Exercise: Please retype the line that contains "Liquid stands at a depth of 1.346" and all lines that follow it to the end of the entries below, exactly as they stand, with nothing added.

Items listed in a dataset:
((
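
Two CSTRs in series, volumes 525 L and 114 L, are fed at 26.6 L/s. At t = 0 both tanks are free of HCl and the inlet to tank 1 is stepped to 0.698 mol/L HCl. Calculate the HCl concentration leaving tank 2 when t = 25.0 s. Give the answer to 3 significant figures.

0.447 mol/L

Each tank obeys Vᵢ dCᵢ/dt = Q(Cᵢ₋₁ − Cᵢ), so τᵢ = Vᵢ/Q.
τ₁ = 525/26.6 = 19.737 s; τ₂ = 114/26.6 = 4.2857 s.
Tank 1: C₁ = C_in(1 − e^(−t/τ₁)). Tank 2 (τ₁ ≠ τ₂): C₂ = C_in[1 − (τ₁ e^(−t/τ₁) − τ₂ e^(−t/τ₂))/(τ₁ − τ₂)].
At t = 25.0: e^(−t/τ₁) = 0.28177, e^(−t/τ₂) = 0.0029283.
C₂ = 0.698·[1 − (19.737·0.28177 − 4.2857·0.0029283)/(15.451)] = 0.698·0.64089 = 0.44734 mol/L.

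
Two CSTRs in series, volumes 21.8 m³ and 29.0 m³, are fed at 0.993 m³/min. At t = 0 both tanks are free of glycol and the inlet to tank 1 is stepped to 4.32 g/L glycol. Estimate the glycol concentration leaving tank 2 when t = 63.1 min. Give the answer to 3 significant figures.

3.05 g/L

Each tank obeys Vᵢ dCᵢ/dt = Q(Cᵢ₋₁ − Cᵢ), so τᵢ = Vᵢ/Q.
τ₁ = 21.8/0.993 = 21.954 min; τ₂ = 29.0/0.993 = 29.204 min.
Solving the cascade with C₁(0)=C₂(0)=0 gives C₂(t) = C_in[1 − (τ₁ e^(−t/τ₁) − τ₂ e^(−t/τ₂))/(τ₁ − τ₂)].
At t = 63.1: e^(−t/τ₁) = 0.056459, e^(−t/τ₂) = 0.11525.
C₂ = 4.32·[1 − (21.954·0.056459 − 29.204·0.11525)/(-7.2508)] = 4.32·0.70674 = 3.0531 g/L.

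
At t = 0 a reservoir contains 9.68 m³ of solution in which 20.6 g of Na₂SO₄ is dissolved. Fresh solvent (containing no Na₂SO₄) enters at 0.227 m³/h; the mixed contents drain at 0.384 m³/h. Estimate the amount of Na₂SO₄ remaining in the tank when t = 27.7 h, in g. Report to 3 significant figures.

4.79 g

Total volume: dV/dt = Q_in − Q_out = -0.15700 m³/h, so V(t) = 9.68 − 0.15700 t and V(27.7) = 5.3311 m³.
No Na₂SO₄ enters, so dm/dt = −Q_out · (m/V).
dm/m = −Q_out dt/(V₀ − 0.15700 t); integrating gives ln(m/m₀) = −(Q_out/(Q_in−Q_out)) ln(V/V₀).
m = m₀ (V₀/V)^(Q_out/(Q_in−Q_out)) = 20.6 × (9.68/5.3311)^(-2.4459) = 4.7890 g.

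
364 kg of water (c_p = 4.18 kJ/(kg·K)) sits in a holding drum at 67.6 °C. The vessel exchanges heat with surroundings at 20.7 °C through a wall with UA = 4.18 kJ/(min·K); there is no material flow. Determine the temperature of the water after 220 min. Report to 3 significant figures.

M c_p dT/dt = −UA(T − T_amb).
dT/dt = (T_ss − T)/τ with T_ss = T_amb = 20.700 °C, τ = M c_p/UA = 364·4.18/4.18 = 364.00 min.
Solution: T(t) = T_ss + (T₀ − T_ss) e^(−t/τ).
T(220) = 20.700 + (46.900)·0.54640 = 46.326 °C.

46.3 °C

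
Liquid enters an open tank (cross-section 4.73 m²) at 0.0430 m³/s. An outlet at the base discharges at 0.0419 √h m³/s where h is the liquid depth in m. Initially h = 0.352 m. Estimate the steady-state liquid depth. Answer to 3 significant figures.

1.05 m

Mass balance (ρ constant): A dh/dt = Q_in − 0.0419 √h. At steady state dh/dt = 0:
Q_in = 0.0419 √h_ss ⇒ √h_ss = 0.0430/0.0419 = 1.0263.
h_ss = 1.0263² = 1.0532 m. (Since h₀ = 0.352 m < h_ss, the level will rise toward this value.)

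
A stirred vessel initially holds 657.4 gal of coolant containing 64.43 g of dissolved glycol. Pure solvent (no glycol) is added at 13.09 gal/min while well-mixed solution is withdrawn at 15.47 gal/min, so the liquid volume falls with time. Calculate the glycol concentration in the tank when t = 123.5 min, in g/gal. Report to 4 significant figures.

0.003765 g/gal

Let m(t) be the amount of glycol. Volume: V(t) = V₀ + (Q_in − Q_out) t = 657.4 − 2.38000 t; V(123.5) = 363.470 gal.
No glycol enters, so dm/dt = −Q_out · (m/V).
dm/m = −Q_out dt/(V₀ − 2.38000 t); integrating gives ln(m/m₀) = −(Q_out/(Q_in−Q_out)) ln(V/V₀).
m = m₀ (V₀/V)^(Q_out/(Q_in−Q_out)) = 64.43 × (657.4/363.470)^(-6.50000) = 1.36849 g.
C = m/V = 1.36849/363.470 = 0.00376506 g/gal.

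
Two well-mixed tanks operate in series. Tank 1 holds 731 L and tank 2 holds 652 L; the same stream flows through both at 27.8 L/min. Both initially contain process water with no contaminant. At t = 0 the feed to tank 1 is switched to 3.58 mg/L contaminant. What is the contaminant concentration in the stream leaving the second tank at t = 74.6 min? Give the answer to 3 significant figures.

Time constants: τᵢ = Vᵢ/Q for each well-mixed tank.
τ₁ = 731/27.8 = 26.295 min; τ₂ = 652/27.8 = 23.453 min.
Tank 1: C₁ = C_in(1 − e^(−t/τ₁)). Tank 2 (τ₁ ≠ τ₂): C₂ = C_in[1 − (τ₁ e^(−t/τ₁) − τ₂ e^(−t/τ₂))/(τ₁ − τ₂)].
At t = 74.6: e^(−t/τ₁) = 0.058599, e^(−t/τ₂) = 0.041553.
C₂ = 3.58·[1 − (26.295·0.058599 − 23.453·0.041553)/(2.8417)] = 3.58·0.80072 = 2.8666 mg/L.

2.87 mg/L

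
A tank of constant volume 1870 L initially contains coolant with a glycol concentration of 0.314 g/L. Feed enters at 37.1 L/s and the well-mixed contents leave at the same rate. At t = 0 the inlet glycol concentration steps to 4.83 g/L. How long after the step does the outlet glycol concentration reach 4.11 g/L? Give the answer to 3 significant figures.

92.5 s

Accumulation = in − out for the solute gives V dC/dt = Q(C_in − C), so τ = V/Q = 50.404 s.
C(t) = C_in + (C₀ − C_in) e^(−t/τ). Set C = 4.11 and solve for t:
e^(−t/τ) = (C − C_in)/(C₀ − C_in) = (4.11 − 4.83)/(0.314 − 4.83) = 0.15943
t = −τ ln(…) = 50.404 × 1.8361 = 92.549 s.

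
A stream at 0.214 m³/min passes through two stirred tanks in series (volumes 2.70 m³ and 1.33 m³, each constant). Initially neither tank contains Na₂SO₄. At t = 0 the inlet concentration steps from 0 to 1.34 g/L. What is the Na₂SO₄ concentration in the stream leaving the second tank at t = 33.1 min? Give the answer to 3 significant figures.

1.15 g/L

Species balance on tank i: dCᵢ/dt = (Cᵢ₋₁ − Cᵢ)/τᵢ with τᵢ = Vᵢ/Q.
τ₁ = 2.70/0.214 = 12.617 min; τ₂ = 1.33/0.214 = 6.2150 min.
Solving the cascade with C₁(0)=C₂(0)=0 gives C₂(t) = C_in[1 − (τ₁ e^(−t/τ₁) − τ₂ e^(−t/τ₂))/(τ₁ − τ₂)].
At t = 33.1: e^(−t/τ₁) = 0.072550, e^(−t/τ₂) = 0.0048641.
C₂ = 1.34·[1 − (12.617·0.072550 − 6.2150·0.0048641)/(6.4019)] = 1.34·0.86174 = 1.1547 g/L.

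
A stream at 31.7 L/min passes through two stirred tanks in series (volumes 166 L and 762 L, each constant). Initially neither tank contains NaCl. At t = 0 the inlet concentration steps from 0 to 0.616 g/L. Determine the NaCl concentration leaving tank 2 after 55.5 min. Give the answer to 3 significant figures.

Each tank obeys Vᵢ dCᵢ/dt = Q(Cᵢ₋₁ − Cᵢ), so τᵢ = Vᵢ/Q.
τ₁ = 166/31.7 = 5.2366 min; τ₂ = 762/31.7 = 24.038 min.
Solving the cascade with C₁(0)=C₂(0)=0 gives C₂(t) = C_in[1 − (τ₁ e^(−t/τ₁) − τ₂ e^(−t/τ₂))/(τ₁ − τ₂)].
At t = 55.5: e^(−t/τ₁) = 2.4954e-05, e^(−t/τ₂) = 0.099375.
C₂ = 0.616·[1 − (5.2366·2.4954e-05 − 24.038·0.099375)/(-18.801)] = 0.616·0.87295 = 0.53774 g/L.

0.538 g/L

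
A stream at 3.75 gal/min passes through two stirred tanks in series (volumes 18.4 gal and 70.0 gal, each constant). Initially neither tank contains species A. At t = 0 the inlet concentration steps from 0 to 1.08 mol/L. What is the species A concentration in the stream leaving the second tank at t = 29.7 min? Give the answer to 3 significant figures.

Species balance on tank i: dCᵢ/dt = (Cᵢ₋₁ − Cᵢ)/τᵢ with τᵢ = Vᵢ/Q.
τ₁ = 18.4/3.75 = 4.9067 min; τ₂ = 70.0/3.75 = 18.667 min.
Tank 1: C₁ = C_in(1 − e^(−t/τ₁)). Tank 2 (τ₁ ≠ τ₂): C₂ = C_in[1 − (τ₁ e^(−t/τ₁) − τ₂ e^(−t/τ₂))/(τ₁ − τ₂)].
At t = 29.7: e^(−t/τ₁) = 0.0023508, e^(−t/τ₂) = 0.20371.
C₂ = 1.08·[1 − (4.9067·0.0023508 − 18.667·0.20371)/(-13.760)] = 1.08·0.72449 = 0.78245 mol/L.

0.782 mol/L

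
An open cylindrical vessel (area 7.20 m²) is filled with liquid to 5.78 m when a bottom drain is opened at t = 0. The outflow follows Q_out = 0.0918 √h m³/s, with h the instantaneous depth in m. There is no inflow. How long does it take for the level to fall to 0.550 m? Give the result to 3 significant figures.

261 s

Accumulation of liquid (constant cross-section A): A dh/dt = −0.0918 √h.
Separate and integrate: 2(√h − √h₀) = −(0.0918/A) t.
t = 2A(√h₀ − √h)/0.0918 = 2·7.20·(√5.78 − √0.550)/0.0918
  = 14.400 × (2.4042 − 0.74162) / 0.0918 = 260.79 s.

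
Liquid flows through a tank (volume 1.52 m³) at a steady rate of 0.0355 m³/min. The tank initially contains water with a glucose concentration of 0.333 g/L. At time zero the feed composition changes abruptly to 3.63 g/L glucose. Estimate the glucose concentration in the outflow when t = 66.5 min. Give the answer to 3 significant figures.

2.93 g/L

Unsteady species balance (constant V, well mixed): V dC/dt = Q(C_in − C).
Rewrite as dC/dt + C/τ = C_in/τ, τ = V/Q = 42.817 min.
Integrating: C(t) = C_in + (C₀ − C_in) e^(−t/τ).
C(66.5) = 3.63 + (0.333 − 3.63)·e^(−66.5/42.817) = 3.63 + (-3.2970)·0.21159 = 2.9324 g/L.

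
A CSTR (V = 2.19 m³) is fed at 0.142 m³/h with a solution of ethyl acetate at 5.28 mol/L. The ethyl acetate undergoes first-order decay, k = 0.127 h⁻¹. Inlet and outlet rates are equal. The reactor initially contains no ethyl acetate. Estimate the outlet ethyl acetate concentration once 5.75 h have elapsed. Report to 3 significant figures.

1.19 mol/L

Accumulation = in − out − consumed: V dC/dt = Q C_in − Q C − k V C.
This is linear with rate a = Q/V + k = 0.19184 h⁻¹.
C_ss = Q C_in/(Q + kV) = 1.7846 mol/L; C(t) = C_ss + (C₀ − C_ss) e^(−a t).
C(5.75) = 1.7846 + (-1.7846)·e^(−0.19184·5.75) = 1.7846 + (-1.7846)·0.33185 = 1.1924 mol/L.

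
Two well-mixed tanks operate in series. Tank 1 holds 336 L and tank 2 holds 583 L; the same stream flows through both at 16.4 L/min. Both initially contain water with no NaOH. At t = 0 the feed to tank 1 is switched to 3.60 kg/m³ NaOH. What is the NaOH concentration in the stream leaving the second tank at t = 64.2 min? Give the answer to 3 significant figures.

2.42 kg/m³

Species balance on tank i: dCᵢ/dt = (Cᵢ₋₁ − Cᵢ)/τᵢ with τᵢ = Vᵢ/Q.
τ₁ = 336/16.4 = 20.488 min; τ₂ = 583/16.4 = 35.549 min.
Solving the cascade with C₁(0)=C₂(0)=0 gives C₂(t) = C_in[1 − (τ₁ e^(−t/τ₁) − τ₂ e^(−t/τ₂))/(τ₁ − τ₂)].
At t = 64.2: e^(−t/τ₁) = 0.043562, e^(−t/τ₂) = 0.16432.
C₂ = 3.60·[1 − (20.488·0.043562 − 35.549·0.16432)/(-15.061)] = 3.60·0.67142 = 2.4171 kg/m³.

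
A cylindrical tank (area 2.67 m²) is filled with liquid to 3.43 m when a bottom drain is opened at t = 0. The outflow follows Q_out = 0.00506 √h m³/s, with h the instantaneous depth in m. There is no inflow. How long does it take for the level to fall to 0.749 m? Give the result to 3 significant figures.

1040 s

A dh/dt = −Q_out = −0.00506 √h.
∫ h^(−1/2) dh = −(0.00506/A) ∫ dt, giving 2√h = 2√h₀ − (0.00506/A) t.
t = 2A(√h₀ − √h)/0.00506 = 2·2.67·(√3.43 − √0.749)/0.00506
  = 5.3400 × (1.8520 − 0.86545) / 0.00506 = 1041.2 s.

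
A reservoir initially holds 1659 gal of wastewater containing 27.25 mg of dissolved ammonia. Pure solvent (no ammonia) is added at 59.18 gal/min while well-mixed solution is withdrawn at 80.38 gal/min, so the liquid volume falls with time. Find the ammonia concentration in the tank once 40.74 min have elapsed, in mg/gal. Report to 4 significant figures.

0.002109 mg/gal

Let m(t) be the amount of ammonia. Volume: V(t) = V₀ + (Q_in − Q_out) t = 1659 − 21.2000 t; V(40.74) = 795.312 gal.
No ammonia enters, so dm/dt = −Q_out · (m/V).
dm/m = −Q_out dt/(V₀ − 21.2000 t); integrating gives ln(m/m₀) = −(Q_out/(Q_in−Q_out)) ln(V/V₀).
m = m₀ (V₀/V)^(Q_out/(Q_in−Q_out)) = 27.25 × (1659/795.312)^(-3.79151) = 1.67766 mg.
C = m/V = 1.67766/795.312 = 0.00210944 mg/gal.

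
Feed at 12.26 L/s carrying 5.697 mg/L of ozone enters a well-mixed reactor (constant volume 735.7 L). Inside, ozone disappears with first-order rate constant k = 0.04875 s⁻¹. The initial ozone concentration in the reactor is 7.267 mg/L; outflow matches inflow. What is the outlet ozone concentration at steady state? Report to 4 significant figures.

1.451 mg/L

V dC/dt = Q(C_in − C) − k V C.
Steady state (dC/dt = 0): C_ss = Q C_in/(Q + kV) = C_in/(1 + kV/Q).
C_ss = 12.26·5.697/(12.26 + 0.04875·735.7) = 69.8452/48.1254 = 1.45132 mg/L.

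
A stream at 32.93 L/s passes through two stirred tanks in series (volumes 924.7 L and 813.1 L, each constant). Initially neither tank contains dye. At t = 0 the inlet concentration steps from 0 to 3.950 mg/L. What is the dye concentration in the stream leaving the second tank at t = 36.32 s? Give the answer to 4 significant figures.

1.582 mg/L

Each tank obeys Vᵢ dCᵢ/dt = Q(Cᵢ₋₁ − Cᵢ), so τᵢ = Vᵢ/Q.
τ₁ = 924.7/32.93 = 28.0808 s; τ₂ = 813.1/32.93 = 24.6918 s.
Solving the cascade with C₁(0)=C₂(0)=0 gives C₂(t) = C_in[1 − (τ₁ e^(−t/τ₁) − τ₂ e^(−t/τ₂))/(τ₁ − τ₂)].
At t = 36.32: e^(−t/τ₁) = 0.274333, e^(−t/τ₂) = 0.229711.
C₂ = 3.950·[1 − (28.0808·0.274333 − 24.6918·0.229711)/(3.38901)] = 3.950·0.400552 = 1.58218 mg/L.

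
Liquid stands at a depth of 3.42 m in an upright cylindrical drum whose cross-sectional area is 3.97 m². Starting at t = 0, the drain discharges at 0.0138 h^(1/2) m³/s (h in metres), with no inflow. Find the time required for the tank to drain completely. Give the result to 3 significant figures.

1060 s

Mass balance (ρ constant): A dh/dt = −0.0138 √h.
∫ h^(−1/2) dh = −(0.0138/A) ∫ dt, giving 2√h = 2√h₀ − (0.0138/A) t.
Tank is empty when √h = 0: t_empty = 2A√h₀/0.0138.
t_empty = 2·3.97·√3.42/0.0138 = 7.9400·1.8493/0.0138 = 1064.0 s.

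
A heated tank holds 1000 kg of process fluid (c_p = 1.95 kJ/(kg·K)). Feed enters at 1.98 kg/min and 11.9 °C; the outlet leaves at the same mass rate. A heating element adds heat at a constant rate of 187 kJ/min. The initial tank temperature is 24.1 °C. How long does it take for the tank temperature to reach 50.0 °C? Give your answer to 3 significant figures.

Unsteady energy balance on the tank contents: M c_p dT/dt = ṁ c_p (T_in − T) + 187.
τ = M/ṁ = 505.05 min; T_ss = T_in + Q̇/(ṁ c_p) = 60.333 °C.
T(t) = T_ss + (T₀ − T_ss) e^(−t/τ). Set T = 50.0:
e^(−t/τ) = (50.0 − 60.333)/(24.1 − 60.333) = 0.28518
t = −505.05 · ln(0.28518) = 633.65 min.

634 min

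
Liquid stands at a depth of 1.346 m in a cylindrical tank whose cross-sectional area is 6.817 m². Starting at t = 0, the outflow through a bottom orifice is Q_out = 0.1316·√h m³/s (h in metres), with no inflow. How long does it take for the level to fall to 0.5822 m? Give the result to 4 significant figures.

Unsteady balance on liquid volume: A dh/dt = −0.1316 √h.
This is separable: 2 d(√h)/dt = −0.1316/A, so √h = √h₀ − (0.1316/(2A)) t.
t = 2A(√h₀ − √h)/0.1316 = 2·6.817·(√1.346 − √0.5822)/0.1316
  = 13.6340 × (1.16017 − 0.763020) / 0.1316 = 41.1457 s.

41.15 s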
))
Task response:
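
Liquid stands at a depth of 1.346 m in a cylindrical tank whose cross-sectional area is 6.817 m². Starting at t = 0, the outflow through a bottom orifice is Q_out = 0.1316·√h m³/s (h in metres), with no inflow. How long does it take for the level to fall to 0.5822 m? Give the result to 4 significant figures.

Unsteady balance on liquid volume: A dh/dt = −0.1316 √h.
This is separable: 2 d(√h)/dt = −0.1316/A, so √h = √h₀ − (0.1316/(2A)) t.
t = 2A(√h₀ − √h)/0.1316 = 2·6.817·(√1.346 − √0.5822)/0.1316
  = 13.6340 × (1.16017 − 0.763020) / 0.1316 = 41.1457 s.

41.15 s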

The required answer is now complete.